Your task is to return the data below, word for word.

________

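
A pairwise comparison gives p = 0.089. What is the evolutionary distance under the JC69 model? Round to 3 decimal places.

0.095

d = −(3/4) ln(1 − 4p/3) = −0.75 ln(1 − 0.118667) = −0.75 ln(0.881333)
  = −0.75 × (-0.126320) = 0.094740 substitutions/site.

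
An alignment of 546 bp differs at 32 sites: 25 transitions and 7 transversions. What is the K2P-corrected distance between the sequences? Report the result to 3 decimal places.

P = 25/546 ≈ 0.045788 and Q = 7/546 ≈ 0.012821.
Under the Kimura two-parameter model, d = −½ ln(1 − 2P − Q) − ¼ ln(1 − 2Q).
1 − 2P − Q = 0.895603, giving −½ ln(0.895603) = 0.055129.
1 − 2Q = 0.974358, giving −¼ ln(0.974358) = 0.006494.
d = 0.055129 + 0.006494 = 0.061623.

0.062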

________

### Result
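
A pairwise comparison gives p = 0.089. What is the evolutionary distance under the JC69 model? Round to 3 decimal places.

0.095

d = −(3/4) ln(1 − 4p/3) = −0.75 ln(1 − 0.118667) = −0.75 ln(0.881333)
  = −0.75 × (-0.126320) = 0.094740 substitutions/site.

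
An alignment of 546 bp differs at 32 sites: 25 transitions and 7 transversions. What is the K2P-corrected distance between the sequences? Report the result to 3 decimal places.

P = 25/546 ≈ 0.045788 and Q = 7/546 ≈ 0.012821.
Under the Kimura two-parameter model, d = −½ ln(1 − 2P − Q) − ¼ ln(1 − 2Q).
1 − 2P − Q = 0.895603, giving −½ ln(0.895603) = 0.055129.
1 − 2Q = 0.974358, giving −¼ ln(0.974358) = 0.006494.
d = 0.055129 + 0.006494 = 0.061623.

0.062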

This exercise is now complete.